Work request: From the first line to the last, repeat the data below exactly.

*** Entries shown Section Begins ***

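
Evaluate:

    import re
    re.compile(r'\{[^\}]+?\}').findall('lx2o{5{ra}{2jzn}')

Since nothing is captured, `findall` lists the 2 matched substrings directly.

['{5{ra}', '{2jzn}']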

*** Entries shown Section Ends ***

Completed task:
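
Evaluate:

    import re
    re.compile(r'\{[^\}]+?\}').findall('lx2o{5{ra}{2jzn}')

Since nothing is captured, `findall` lists the 2 matched substrings directly.

['{5{ra}', '{2jzn}']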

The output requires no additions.